[Stored data entries]
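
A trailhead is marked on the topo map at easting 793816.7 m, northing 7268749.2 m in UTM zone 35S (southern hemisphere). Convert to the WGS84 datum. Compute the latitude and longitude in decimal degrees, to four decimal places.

lat -24.6676°, lon 29.9031°

Zone 35S: λ₀ = 27°, k₀ = 0.9996, false easting 500000 m, false northing 10000000 m.
Meridian distance M = (N − FN)/k₀ = -2732343.7 m.
Inverse transverse Mercator on WGS84 gives φ = -24.66759996°, λ = 29.90310004°.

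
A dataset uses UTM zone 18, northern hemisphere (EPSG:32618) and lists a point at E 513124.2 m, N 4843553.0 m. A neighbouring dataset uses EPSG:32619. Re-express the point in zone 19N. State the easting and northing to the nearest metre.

E 29987 m, N 4860124 m

UTM 18N → geographic: φ = 43.74490010°, λ = -74.83700054°.
UTM 19N (λ₀ = -69°) forward: E = 29987.389 m, N = 4860123.730 m.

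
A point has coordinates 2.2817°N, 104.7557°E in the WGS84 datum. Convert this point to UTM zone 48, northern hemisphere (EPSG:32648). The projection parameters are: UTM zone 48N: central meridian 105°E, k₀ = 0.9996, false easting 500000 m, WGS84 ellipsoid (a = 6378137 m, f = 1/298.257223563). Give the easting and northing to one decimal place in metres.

Zone 48 central meridian λ₀ = 6×48 − 183 = 105°; Δλ = -0.2443°.
Transverse Mercator on WGS84 with k₀ = 0.9996 gives E = 472836.853 m, N = 252200.0501 m.

E 472836.9 m, N 252200.1 m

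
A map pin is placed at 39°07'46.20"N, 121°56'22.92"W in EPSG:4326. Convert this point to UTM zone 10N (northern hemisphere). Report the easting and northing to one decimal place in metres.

E 591646.7 m, N 4331682.7 m

Zone 10 central meridian λ₀ = 6×10 − 183 = -123°; Δλ = +1.0603°.
Transverse Mercator on WGS84 with k₀ = 0.9996 gives E = 591646.716 m, N = 4331682.680 m.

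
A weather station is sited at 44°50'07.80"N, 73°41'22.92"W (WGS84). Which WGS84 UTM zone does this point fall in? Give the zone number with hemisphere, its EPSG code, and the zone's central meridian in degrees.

Zone 18N (EPSG:32618), central meridian -75°

UTM zone = ⌊(λ + 180)/6⌋ + 1; -73.6897° ∈ [-78°, -72°) → zone 18.
Hemisphere: N (φ ≥ 0).
Central meridian λ₀ = 6×18 − 183 = -75°.
EPSG code: 32618.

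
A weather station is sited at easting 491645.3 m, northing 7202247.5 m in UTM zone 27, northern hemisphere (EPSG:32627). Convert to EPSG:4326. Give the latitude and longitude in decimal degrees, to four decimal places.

Zone 27N: λ₀ = -21°, k₀ = 0.9996, false easting 500000 m.
Meridian distance M = (N − FN)/k₀ = 7205129.6 m.
Inverse transverse Mercator on WGS84 gives φ = 64.94420015°, λ = -21.17680049°.

lat 64.9442°, lon -21.1768°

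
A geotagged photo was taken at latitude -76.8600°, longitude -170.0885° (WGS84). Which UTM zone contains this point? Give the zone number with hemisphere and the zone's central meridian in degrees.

UTM zone = ⌊(λ + 180)/6⌋ + 1; -170.0885° ∈ [-174°, -168°) → zone 2.
Hemisphere: S (φ < 0).
Central meridian λ₀ = 6×2 − 183 = -171°.

Zone 2S, central meridian -171°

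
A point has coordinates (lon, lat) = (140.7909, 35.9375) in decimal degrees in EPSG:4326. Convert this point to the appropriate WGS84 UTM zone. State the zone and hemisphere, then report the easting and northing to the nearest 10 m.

Zone 54N: E 481140 m, N 3977040 m

Longitude 140.7909° lies in the 6° band [138°, 144°), giving zone 54; latitude is north of the equator, so 54N.
Zone 54 central meridian λ₀ = 6×54 − 183 = 141°; Δλ = -0.2091°.
Transverse Mercator on WGS84 with k₀ = 0.9996 gives E = 481139.442 m, N = 3977036.525 m.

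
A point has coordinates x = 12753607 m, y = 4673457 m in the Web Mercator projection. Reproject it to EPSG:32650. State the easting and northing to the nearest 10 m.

E 288360 m, N 4282140 m

Web Mercator inverse (R = 6378137 m) → φ = 38.66260345°, λ = 114.56760096°.
UTM 50N forward: E = 288363.570 m, N = 4282143.868 m.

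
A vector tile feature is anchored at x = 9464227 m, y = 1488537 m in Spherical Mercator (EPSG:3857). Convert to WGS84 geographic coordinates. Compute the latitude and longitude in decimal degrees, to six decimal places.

lat 13.251997°, lon 85.018598°

R = 6378137 m. λ = x/R = 85.01859766°.
φ = 2·arctan(exp(y/R)) − 90° = 2·arctan(1.26286) − 90° = 13.251996505°.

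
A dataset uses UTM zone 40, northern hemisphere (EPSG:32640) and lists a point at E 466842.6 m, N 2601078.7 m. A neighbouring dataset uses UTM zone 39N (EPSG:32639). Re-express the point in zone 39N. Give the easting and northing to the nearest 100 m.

E 1080000 m, N 2612500 m

UTM 40N → geographic: φ = 23.51959968°, λ = 56.67519954°.
UTM 39N (λ₀ = 51°) forward: E = 1080003.819 m, N = 2612529.771 m.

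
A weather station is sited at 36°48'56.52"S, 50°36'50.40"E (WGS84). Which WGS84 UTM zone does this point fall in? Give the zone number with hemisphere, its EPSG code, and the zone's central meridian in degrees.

UTM zone = ⌊(λ + 180)/6⌋ + 1; 50.6140° ∈ [48°, 54°) → zone 39.
Hemisphere: S (φ < 0).
Central meridian λ₀ = 6×39 − 183 = 51°.
EPSG code: 32739.

Zone 39S (EPSG:32739), central meridian 51°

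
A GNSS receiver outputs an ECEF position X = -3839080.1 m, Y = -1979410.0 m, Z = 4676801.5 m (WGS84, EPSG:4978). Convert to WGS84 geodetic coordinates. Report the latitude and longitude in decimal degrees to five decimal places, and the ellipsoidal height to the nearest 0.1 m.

lat 47.46730°, lon -152.72460°, h -324.7 m

λ = atan2(Y, X) = -152.72460044°; p = √(X²+Y²) = 4319328.6 m.
Bowring's method on WGS84 (a = 6378137 m, b = 6356752.314 m) gives φ = 47.46729985°, h = -324.739 m.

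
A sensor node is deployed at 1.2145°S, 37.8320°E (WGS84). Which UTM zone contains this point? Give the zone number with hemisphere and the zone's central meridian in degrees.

Zone 37S, central meridian 39°

UTM zone = ⌊(λ + 180)/6⌋ + 1; 37.8320° ∈ [36°, 42°) → zone 37.
Hemisphere: S (φ < 0).
Central meridian λ₀ = 6×37 − 183 = 39°.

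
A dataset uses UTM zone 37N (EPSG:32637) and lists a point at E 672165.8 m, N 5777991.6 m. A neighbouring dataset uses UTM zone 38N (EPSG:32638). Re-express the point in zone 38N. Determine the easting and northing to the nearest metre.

UTM 37N → geographic: φ = 52.12560006°, λ = 41.51510049°.
UTM 38N (λ₀ = 45°) forward: E = 261466.037 m, N = 5780737.210 m.

E 261466 m, N 5780737 m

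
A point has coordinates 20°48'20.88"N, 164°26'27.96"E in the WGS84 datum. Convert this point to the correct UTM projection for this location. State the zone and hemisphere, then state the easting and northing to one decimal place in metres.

Zone 58N: E 441838.7 m, N 2300756.0 m

Longitude 164.4411° lies in the 6° band [162°, 168°), giving zone 58; latitude is north of the equator, so 58N.
Zone 58 central meridian λ₀ = 6×58 − 183 = 165°; Δλ = -0.5589°.
Transverse Mercator on WGS84 with k₀ = 0.9996 gives E = 441838.692 m, N = 2300755.999 m.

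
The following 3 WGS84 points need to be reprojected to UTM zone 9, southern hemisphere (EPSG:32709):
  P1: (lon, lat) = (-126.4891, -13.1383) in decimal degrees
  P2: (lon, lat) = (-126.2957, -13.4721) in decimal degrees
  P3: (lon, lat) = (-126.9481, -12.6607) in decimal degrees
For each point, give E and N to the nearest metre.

P1: E 772213 m, N 8546214 m; P2: E 792791 m, N 8509045 m; P3: E 722853 m, N 8599511 m

UTM zone 9S: λ₀ = -129°, k₀ = 0.9996.
P1 (-13.1383°, -126.4891°) → (772212.519, 8546213.703) m.
P2 (-13.4721°, -126.2957°) → (792791.342, 8509044.911) m.
P3 (-12.6607°, -126.9481°) → (722852.579, 8599510.813) m.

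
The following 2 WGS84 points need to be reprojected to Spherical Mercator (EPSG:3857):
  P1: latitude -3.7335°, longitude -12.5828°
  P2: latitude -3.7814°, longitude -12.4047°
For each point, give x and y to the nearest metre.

P1: x -1400711 m, y -415906 m; P2: x -1380885 m, y -421249 m

Web Mercator: x = R·λ, y = R·ln tan(π/4+φ/2), R = 6378137 m.
P1 (-3.7335°, -12.5828°) → (-1400710.889, -415905.751) m.
P2 (-3.7814°, -12.4047°) → (-1380884.887, -421249.441) m.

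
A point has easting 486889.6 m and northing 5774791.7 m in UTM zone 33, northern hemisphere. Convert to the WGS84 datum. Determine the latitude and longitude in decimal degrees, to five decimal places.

lat 52.12350°, lon 14.80850°

Zone 33N: λ₀ = 15°, k₀ = 0.9996, false easting 500000 m.
Meridian distance M = (N − FN)/k₀ = 5777102.5 m.
Inverse transverse Mercator on WGS84 gives φ = 52.12350024°, λ = 14.80849949°.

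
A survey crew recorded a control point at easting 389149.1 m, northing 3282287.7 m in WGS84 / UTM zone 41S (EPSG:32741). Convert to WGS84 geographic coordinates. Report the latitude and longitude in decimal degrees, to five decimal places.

Zone 41S: λ₀ = 63°, k₀ = 0.9996, false easting 500000 m, false northing 10000000 m.
Meridian distance M = (N − FN)/k₀ = -6720400.5 m.
Inverse transverse Mercator on WGS84 gives φ = -60.58000035°, λ = 60.97689962°.

lat -60.58000°, lon 60.97690°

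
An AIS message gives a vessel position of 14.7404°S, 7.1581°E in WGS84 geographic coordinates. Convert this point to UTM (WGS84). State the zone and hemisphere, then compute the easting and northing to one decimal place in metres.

Longitude 7.1581° lies in the 6° band [6°, 12°), giving zone 32; latitude is south of the equator, so 32S.
Zone 32 central meridian λ₀ = 6×32 − 183 = 9°; Δλ = -1.8419°.
Transverse Mercator on WGS84 with k₀ = 0.9996 gives E = 301715.183 m, N = 8369575.451 m.

Zone 32S: E 301715.2 m, N 8369575.5 m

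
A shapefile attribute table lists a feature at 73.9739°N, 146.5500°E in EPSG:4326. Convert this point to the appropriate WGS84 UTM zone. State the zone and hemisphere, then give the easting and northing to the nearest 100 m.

Zone 55N: E 486100 m, N 8209200 m

Longitude 146.5500° lies in the 6° band [144°, 150°), giving zone 55; latitude is north of the equator, so 55N.
Zone 55 central meridian λ₀ = 6×55 − 183 = 147°; Δλ = -0.4500°.
Transverse Mercator on WGS84 with k₀ = 0.9996 gives E = 486133.060 m, N = 8209178.626 m.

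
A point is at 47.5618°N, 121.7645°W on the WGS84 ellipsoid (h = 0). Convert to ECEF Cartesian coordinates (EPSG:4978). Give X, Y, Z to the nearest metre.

WGS84: a = 6378137 m, e² = 0.006694380; N(φ) = a/√(1−e²sin²φ) = 6389796.586 m.
X = (N+h)·cosφ·cosλ = -2269857.073 m; Y = (N+h)·cosφ·sinλ = -3665974.477 m; Z = (N(1−e²)+h)·sinφ = 4684136.992 m.

X -2269857 m, Y -3665974 m, Z 4684137 m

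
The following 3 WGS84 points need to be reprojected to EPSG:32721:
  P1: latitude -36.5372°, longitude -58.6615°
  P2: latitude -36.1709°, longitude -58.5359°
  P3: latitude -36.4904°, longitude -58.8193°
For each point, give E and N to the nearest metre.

P1: E 351269 m, N 5955181 m; P2: E 361867 m, N 5996003 m; P3: E 337044 m, N 5960118 m

UTM zone 21S: λ₀ = -57°, k₀ = 0.9996.
P1 (-36.5372°, -58.6615°) → (351269.011, 5955181.467) m.
P2 (-36.1709°, -58.5359°) → (361867.206, 5996003.110) m.
P3 (-36.4904°, -58.8193°) → (337043.909, 5960117.937) m.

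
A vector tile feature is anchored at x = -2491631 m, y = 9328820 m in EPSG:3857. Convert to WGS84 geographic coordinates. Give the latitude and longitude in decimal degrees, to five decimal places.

lat 63.91740°, lon -22.38270°

R = 6378137 m. λ = x/R = -22.38270210°.
φ = 2·arctan(exp(y/R)) − 90° = 2·arctan(4.31728) − 90° = 63.91740098°.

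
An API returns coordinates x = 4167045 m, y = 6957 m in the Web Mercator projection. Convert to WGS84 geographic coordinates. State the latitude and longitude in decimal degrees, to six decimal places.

lat 0.062496°, lon 37.433202°

R = 6378137 m. λ = x/R = 37.43320213°.
φ = 2·arctan(exp(y/R)) − 90° = 2·arctan(1.00109) − 90° = 0.06249578°.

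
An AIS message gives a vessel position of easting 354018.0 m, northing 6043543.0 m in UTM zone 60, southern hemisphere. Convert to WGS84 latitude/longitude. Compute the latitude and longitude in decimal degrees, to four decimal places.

Zone 60S: λ₀ = 177°, k₀ = 0.9996, false easting 500000 m, false northing 10000000 m.
Meridian distance M = (N − FN)/k₀ = -3958040.2 m.
Inverse transverse Mercator on WGS84 gives φ = -35.74130014°, λ = 175.38559947°.

lat -35.7413°, lon 175.3856°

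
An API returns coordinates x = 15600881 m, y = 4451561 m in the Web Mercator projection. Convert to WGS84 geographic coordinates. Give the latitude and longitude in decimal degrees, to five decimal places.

lat 37.08930°, lon 140.14510°

R = 6378137 m. λ = x/R = 140.14509848°.
φ = 2·arctan(exp(y/R)) − 90° = 2·arctan(2.00961) − 90° = 37.08929731°.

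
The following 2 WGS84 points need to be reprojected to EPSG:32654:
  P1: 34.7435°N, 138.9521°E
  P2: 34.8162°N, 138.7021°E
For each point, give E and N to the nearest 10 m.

P1: E 312530 m, N 3846510 m; P2: E 289830 m, N 3855070 m

UTM zone 54N: λ₀ = 141°, k₀ = 0.9996.
P1 (34.7435°, 138.9521°) → (312530.359, 3846508.636) m.
P2 (34.8162°, 138.7021°) → (289825.252, 3855067.739) m.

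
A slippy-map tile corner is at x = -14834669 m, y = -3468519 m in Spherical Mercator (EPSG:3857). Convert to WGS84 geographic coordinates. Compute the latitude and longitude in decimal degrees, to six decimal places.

R = 6378137 m. λ = x/R = -133.26209898°.
φ = 2·arctan(exp(y/R)) − 90° = 2·arctan(0.58053) − 90° = -29.72709918°.

lat -29.727099°, lon -133.262099°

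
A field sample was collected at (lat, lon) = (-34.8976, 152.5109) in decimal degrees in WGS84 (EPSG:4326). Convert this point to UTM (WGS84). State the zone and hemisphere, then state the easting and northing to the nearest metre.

Zone 56S: E 455313 m, N 6138203 m

Longitude 152.5109° lies in the 6° band [150°, 156°), giving zone 56; latitude is south of the equator, so 56S.
Zone 56 central meridian λ₀ = 6×56 − 183 = 153°; Δλ = -0.4891°.
Transverse Mercator on WGS84 with k₀ = 0.9996 gives E = 455313.097 m, N = 6138203.488 m.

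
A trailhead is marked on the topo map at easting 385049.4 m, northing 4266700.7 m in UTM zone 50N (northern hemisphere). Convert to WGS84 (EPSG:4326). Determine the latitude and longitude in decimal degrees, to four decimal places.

lat 38.5413°, lon 115.6810°

Zone 50N: λ₀ = 117°, k₀ = 0.9996, false easting 500000 m.
Meridian distance M = (N − FN)/k₀ = 4268408.1 m.
Inverse transverse Mercator on WGS84 gives φ = 38.54130043°, λ = 115.68099982°.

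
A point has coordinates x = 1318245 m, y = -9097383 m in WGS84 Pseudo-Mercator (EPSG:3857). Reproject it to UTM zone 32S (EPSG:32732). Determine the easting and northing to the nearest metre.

E 643977 m, N 3012532 m

Web Mercator inverse (R = 6378137 m) → φ = -62.98830157°, λ = 11.84199632°.
UTM 32S forward: E = 643977.287 m, N = 3012531.996 m.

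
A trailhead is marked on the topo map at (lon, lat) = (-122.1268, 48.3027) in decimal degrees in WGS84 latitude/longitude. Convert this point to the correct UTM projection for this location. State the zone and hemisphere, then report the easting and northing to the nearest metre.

Longitude -122.1268° lies in the 6° band [-126°, -120°), giving zone 10; latitude is north of the equator, so 10N.
Zone 10 central meridian λ₀ = 6×10 − 183 = -123°; Δλ = +0.8732°.
Transverse Mercator on WGS84 with k₀ = 0.9996 gives E = 564754.554 m, N = 5350313.410 m.

Zone 10N: E 564755 m, N 5350313 m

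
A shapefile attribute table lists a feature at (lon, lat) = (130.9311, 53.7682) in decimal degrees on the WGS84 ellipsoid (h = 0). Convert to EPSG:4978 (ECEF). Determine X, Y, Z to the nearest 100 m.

WGS84: a = 6378137 m, e² = 0.006694380; N(φ) = a/√(1−e²sin²φ) = 6392073.288 m.
X = (N+h)·cosφ·cosλ = -2475197.780 m; Y = (N+h)·cosφ·sinλ = 2854314.364 m; Z = (N(1−e²)+h)·sinφ = 5121536.792 m.

X -2475200 m, Y 2854300 m, Z 5121500 m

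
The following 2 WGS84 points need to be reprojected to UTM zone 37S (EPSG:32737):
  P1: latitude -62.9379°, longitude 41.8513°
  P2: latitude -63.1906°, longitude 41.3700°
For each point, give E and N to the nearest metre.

UTM zone 37S: λ₀ = 39°, k₀ = 0.9996.
P1 (-62.9379°, 41.8513°) → (644697.329, 3018122.611) m.
P2 (-63.1906°, 41.3700°) → (619243.038, 2990972.845) m.

P1: E 644697 m, N 3018123 m; P2: E 619243 m, N 2990973 m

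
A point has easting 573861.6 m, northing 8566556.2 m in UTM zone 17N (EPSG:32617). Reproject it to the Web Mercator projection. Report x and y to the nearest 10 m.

Unproject from UTM 17N (λ₀ = -81°) → φ = 77.16049960°, λ = -78.02130019°.
Web Mercator (R = 6378137 m): x = -8685291.408 m, y = 13934001.486 m.

x -8685290 m, y 13934000 m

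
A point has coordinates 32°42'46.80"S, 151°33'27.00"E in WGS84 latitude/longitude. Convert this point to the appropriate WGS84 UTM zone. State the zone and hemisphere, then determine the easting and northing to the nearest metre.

Zone 56S: E 364807 m, N 6379609 m

Longitude 151.5575° lies in the 6° band [150°, 156°), giving zone 56; latitude is south of the equator, so 56S.
Zone 56 central meridian λ₀ = 6×56 − 183 = 153°; Δλ = -1.4425°.
Transverse Mercator on WGS84 with k₀ = 0.9996 gives E = 364807.094 m, N = 6379609.329 m.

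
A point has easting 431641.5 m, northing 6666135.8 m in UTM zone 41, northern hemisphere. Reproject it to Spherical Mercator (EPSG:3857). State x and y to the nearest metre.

x 6876172 m, y 8427956 m

Unproject from UTM 41N (λ₀ = 63°) → φ = 60.12650013°, λ = 61.76969976°.
Web Mercator (R = 6378137 m): x = 6876171.524 m, y = 8427955.762 m.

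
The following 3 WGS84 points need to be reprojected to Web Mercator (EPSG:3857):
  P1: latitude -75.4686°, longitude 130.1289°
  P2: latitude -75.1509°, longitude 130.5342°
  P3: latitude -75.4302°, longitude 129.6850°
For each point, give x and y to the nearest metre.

P1: x 14485883 m, y -13136933 m; P2: x 14531001 m, y -12997467 m; P3: x 14436468 m, y -13119918 m

Web Mercator: x = R·λ, y = R·ln tan(π/4+φ/2), R = 6378137 m.
P1 (-75.4686°, 130.1289°) → (14485882.885, -13136932.853) m.
P2 (-75.1509°, 130.5342°) → (14531000.675, -12997467.180) m.
P3 (-75.4302°, 129.6850°) → (14436468.164, -13119918.216) m.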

Assignment>
An exact repeat of the lines from the one containing "P3: latitude -75.4302°, longitude 129.6850°" through the final line of the entries is the whole answer.

Solution to the problem>
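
  P3: latitude -75.4302°, longitude 129.6850°
For each point, give x and y to the nearest metre.

P1: x 14485883 m, y -13136933 m; P2: x 14531001 m, y -12997467 m; P3: x 14436468 m, y -13119918 m

Web Mercator: x = R·λ, y = R·ln tan(π/4+φ/2), R = 6378137 m.
P1 (-75.4686°, 130.1289°) → (14485882.885, -13136932.853) m.
P2 (-75.1509°, 130.5342°) → (14531000.675, -12997467.180) m.
P3 (-75.4302°, 129.6850°) → (14436468.164, -13119918.216) m.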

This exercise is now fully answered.